··· MATERIAL PROVIDED ···

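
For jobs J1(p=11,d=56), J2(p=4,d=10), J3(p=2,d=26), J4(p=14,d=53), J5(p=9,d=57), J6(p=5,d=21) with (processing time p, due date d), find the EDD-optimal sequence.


EDD: sort by earliest due date
  J2: d=10, p=4
  J6: d=21, p=5
  J3: d=26, p=2
  J4: d=53, p=14
  J1: d=56, p=11
  J5: d=57, p=9
Order: J2 → J6 → J3 → J4 → J1 → J5


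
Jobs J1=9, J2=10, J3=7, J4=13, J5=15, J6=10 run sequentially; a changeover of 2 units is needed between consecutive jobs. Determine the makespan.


Makespan = Σ processing + (n-1) × setup
= (9 + 10 + 7 + 13 + 15 + 10) + (6-1)×2
= 64 + 10
= 74 time units


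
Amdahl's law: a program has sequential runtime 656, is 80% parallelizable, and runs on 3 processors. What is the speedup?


Amdahl's law: T_p = T × ((1-p) + p/N)
= 656 × ((1-0.8) + 0.8/3)
= 656 × (0.20 + 0.2667)
= 656 × 0.4667
= 306.13
Speedup = 656/306.13
= 2.14×


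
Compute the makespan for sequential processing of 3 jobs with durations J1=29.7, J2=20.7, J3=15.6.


Sequential makespan: sum all processing times
= 29.7 + 20.7 + 15.6
= 66.0 time units


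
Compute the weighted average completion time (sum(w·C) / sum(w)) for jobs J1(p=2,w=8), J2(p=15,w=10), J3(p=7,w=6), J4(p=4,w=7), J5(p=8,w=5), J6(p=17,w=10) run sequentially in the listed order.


Completion times:
  J1: C=2, w×C=8×2=16
  J2: C=17, w×C=10×17=170
  J3: C=24, w×C=6×24=144
  J4: C=28, w×C=7×28=196
  J5: C=36, w×C=5×36=180
  J6: C=53, w×C=10×53=530
Sum w×C = 1236
Sum w = 46
Weighted avg = 1236/46
= 26.87


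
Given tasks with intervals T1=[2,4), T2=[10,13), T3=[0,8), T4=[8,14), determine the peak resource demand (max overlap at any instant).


Check each time point for overlaps:
  t=2: 2 tasks active (T1, T3)
Max concurrent = 2


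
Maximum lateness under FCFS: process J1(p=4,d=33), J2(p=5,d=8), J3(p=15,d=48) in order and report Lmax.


Lateness per job (L = C - d):
  J1: C=4, d=33, L=-29
  J2: C=9, d=8, L=1
  J3: C=24, d=48, L=-24
Lmax = max(-29, 1, -24)
= 1


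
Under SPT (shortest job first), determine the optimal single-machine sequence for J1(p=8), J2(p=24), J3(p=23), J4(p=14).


SPT: sort by shortest processing time
  J1: p=8
  J4: p=14
  J3: p=23
  J2: p=24
Order: J1 → J4 → J3 → J2


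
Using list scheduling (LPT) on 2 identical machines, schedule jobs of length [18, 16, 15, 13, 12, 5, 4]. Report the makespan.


Jobs (LPT sorted): [18, 16, 15, 13, 12, 5, 4]
Machines: 2
  J=18 → Machine 1 (load: 0+18=18)
  J=16 → Machine 2 (load: 0+16=16)
  J=15 → Machine 2 (load: 16+15=31)
  J=13 → Machine 1 (load: 18+13=31)
  J=12 → Machine 1 (load: 31+12=43)
  J=5 → Machine 2 (load: 31+5=36)
  J=4 → Machine 2 (load: 36+4=40)
Machine loads: [43, 40]
Makespan = max = 43 time units


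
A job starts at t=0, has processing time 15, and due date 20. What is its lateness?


Completion = 0 + 15 = 15
Lateness = C - d = 15 - 20
= -5


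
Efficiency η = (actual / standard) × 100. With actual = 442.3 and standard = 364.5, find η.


Efficiency = (actual / standard) × 100
= (442.3 / 364.5) × 100
= 121.3%


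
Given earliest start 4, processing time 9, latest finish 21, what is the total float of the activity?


EF = ES + duration = 4 + 9 = 13
LS = LF - duration = 21 - 9 = 12
Total Float = LF - EF = 21 - 13
(or LS - ES = 12 - 4)
= 8


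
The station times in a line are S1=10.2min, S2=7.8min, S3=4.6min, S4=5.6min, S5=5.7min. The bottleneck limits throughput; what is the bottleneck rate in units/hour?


Bottleneck = longest station time
Station times: [10.2, 7.8, 4.6, 5.6, 5.7]
Max = 10.2 min
Rate = 60 / 10.2
= 5.88 units/hour (bottleneck: 10.2min)


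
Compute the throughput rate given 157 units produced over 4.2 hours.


Throughput = units / time
= 157 / 4.2
= 37.4 units/hour


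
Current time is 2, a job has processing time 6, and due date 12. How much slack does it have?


Slack = due - current_time - processing
= 12 - 2 - 6
= 4


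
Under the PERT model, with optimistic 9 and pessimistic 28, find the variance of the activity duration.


σ² = ((p - o) / 6)² = (p - o)² / 36
= (28 - 9)² / 36
= 19² / 36
= 361 / 36
= 10.0278


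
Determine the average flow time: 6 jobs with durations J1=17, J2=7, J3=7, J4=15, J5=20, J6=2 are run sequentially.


Completion times:
  J1: completes at 17
  J2: completes at 24
  J3: completes at 31
  J4: completes at 46
  J5: completes at 66
  J6: completes at 68
Sum = 252
Average = 252/6
= 42.00


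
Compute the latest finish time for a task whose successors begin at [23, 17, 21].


LF = min of all successor start times
Successors start at: [23, 17, 21]
LF = min(23, 17, 21)
= 17


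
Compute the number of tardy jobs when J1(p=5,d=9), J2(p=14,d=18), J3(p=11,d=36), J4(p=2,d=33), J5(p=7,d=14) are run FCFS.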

···

Set down every record above exactly as written.

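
For jobs J1(p=11,d=56), J2(p=4,d=10), J3(p=2,d=26), J4(p=14,d=53), J5(p=9,d=57), J6(p=5,d=21) with (processing time p, due date d), find the EDD-optimal sequence.


EDD: sort by earliest due date
  J2: d=10, p=4
  J6: d=21, p=5
  J3: d=26, p=2
  J4: d=53, p=14
  J1: d=56, p=11
  J5: d=57, p=9
Order: J2 → J6 → J3 → J4 → J1 → J5


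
Jobs J1=9, J2=10, J3=7, J4=13, J5=15, J6=10 run sequentially; a changeover of 2 units is needed between consecutive jobs. Determine the makespan.


Makespan = Σ processing + (n-1) × setup
= (9 + 10 + 7 + 13 + 15 + 10) + (6-1)×2
= 64 + 10
= 74 time units


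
Amdahl's law: a program has sequential runtime 656, is 80% parallelizable, and runs on 3 processors. What is the speedup?


Amdahl's law: T_p = T × ((1-p) + p/N)
= 656 × ((1-0.8) + 0.8/3)
= 656 × (0.20 + 0.2667)
= 656 × 0.4667
= 306.13
Speedup = 656/306.13
= 2.14×


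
Compute the makespan for sequential processing of 3 jobs with durations J1=29.7, J2=20.7, J3=15.6.


Sequential makespan: sum all processing times
= 29.7 + 20.7 + 15.6
= 66.0 time units


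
Compute the weighted average completion time (sum(w·C) / sum(w)) for jobs J1(p=2,w=8), J2(p=15,w=10), J3(p=7,w=6), J4(p=4,w=7), J5(p=8,w=5), J6(p=17,w=10) run sequentially in the listed order.


Completion times:
  J1: C=2, w×C=8×2=16
  J2: C=17, w×C=10×17=170
  J3: C=24, w×C=6×24=144
  J4: C=28, w×C=7×28=196
  J5: C=36, w×C=5×36=180
  J6: C=53, w×C=10×53=530
Sum w×C = 1236
Sum w = 46
Weighted avg = 1236/46
= 26.87


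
Given tasks with intervals T1=[2,4), T2=[10,13), T3=[0,8), T4=[8,14), determine the peak resource demand (max overlap at any instant).


Check each time point for overlaps:
  t=2: 2 tasks active (T1, T3)
Max concurrent = 2


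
Maximum lateness under FCFS: process J1(p=4,d=33), J2(p=5,d=8), J3(p=15,d=48) in order and report Lmax.


Lateness per job (L = C - d):
  J1: C=4, d=33, L=-29
  J2: C=9, d=8, L=1
  J3: C=24, d=48, L=-24
Lmax = max(-29, 1, -24)
= 1


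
Under SPT (shortest job first), determine the optimal single-machine sequence for J1(p=8), J2(p=24), J3(p=23), J4(p=14).


SPT: sort by shortest processing time
  J1: p=8
  J4: p=14
  J3: p=23
  J2: p=24
Order: J1 → J4 → J3 → J2


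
Using list scheduling (LPT) on 2 identical machines, schedule jobs of length [18, 16, 15, 13, 12, 5, 4]. Report the makespan.


Jobs (LPT sorted): [18, 16, 15, 13, 12, 5, 4]
Machines: 2
  J=18 → Machine 1 (load: 0+18=18)
  J=16 → Machine 2 (load: 0+16=16)
  J=15 → Machine 2 (load: 16+15=31)
  J=13 → Machine 1 (load: 18+13=31)
  J=12 → Machine 1 (load: 31+12=43)
  J=5 → Machine 2 (load: 31+5=36)
  J=4 → Machine 2 (load: 36+4=40)
Machine loads: [43, 40]
Makespan = max = 43 time units


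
A job starts at t=0, has processing time 15, and due date 20. What is its lateness?


Completion = 0 + 15 = 15
Lateness = C - d = 15 - 20
= -5


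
Efficiency η = (actual / standard) × 100. With actual = 442.3 and standard = 364.5, find η.


Efficiency = (actual / standard) × 100
= (442.3 / 364.5) × 100
= 121.3%


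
Given earliest start 4, processing time 9, latest finish 21, what is the total float of the activity?


EF = ES + duration = 4 + 9 = 13
LS = LF - duration = 21 - 9 = 12
Total Float = LF - EF = 21 - 13
(or LS - ES = 12 - 4)
= 8


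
The station times in a line are S1=10.2min, S2=7.8min, S3=4.6min, S4=5.6min, S5=5.7min. The bottleneck limits throughput; what is the bottleneck rate in units/hour?


Bottleneck = longest station time
Station times: [10.2, 7.8, 4.6, 5.6, 5.7]
Max = 10.2 min
Rate = 60 / 10.2
= 5.88 units/hour (bottleneck: 10.2min)


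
Compute the throughput rate given 157 units produced over 4.2 hours.


Throughput = units / time
= 157 / 4.2
= 37.4 units/hour


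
Current time is 2, a job has processing time 6, and due date 12. How much slack does it have?


Slack = due - current_time - processing
= 12 - 2 - 6
= 4


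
Under the PERT model, with optimistic 9 and pessimistic 28, find the variance of the activity duration.


σ² = ((p - o) / 6)² = (p - o)² / 36
= (28 - 9)² / 36
= 19² / 36
= 361 / 36
= 10.0278


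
Determine the average flow time: 6 jobs with durations J1=17, J2=7, J3=7, J4=15, J5=20, J6=2 are run sequentially.


Completion times:
  J1: completes at 17
  J2: completes at 24
  J3: completes at 31
  J4: completes at 46
  J5: completes at 66
  J6: completes at 68
Sum = 252
Average = 252/6
= 42.00


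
Compute the latest finish time for a task whose successors begin at [23, 17, 21].


LF = min of all successor start times
Successors start at: [23, 17, 21]
LF = min(23, 17, 21)
= 17


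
Compute the number of tardy jobs when J1(p=5,d=9), J2(p=14,d=18), J3(p=11,d=36), J4(p=2,d=33), J5(p=7,d=14) are run FCFS.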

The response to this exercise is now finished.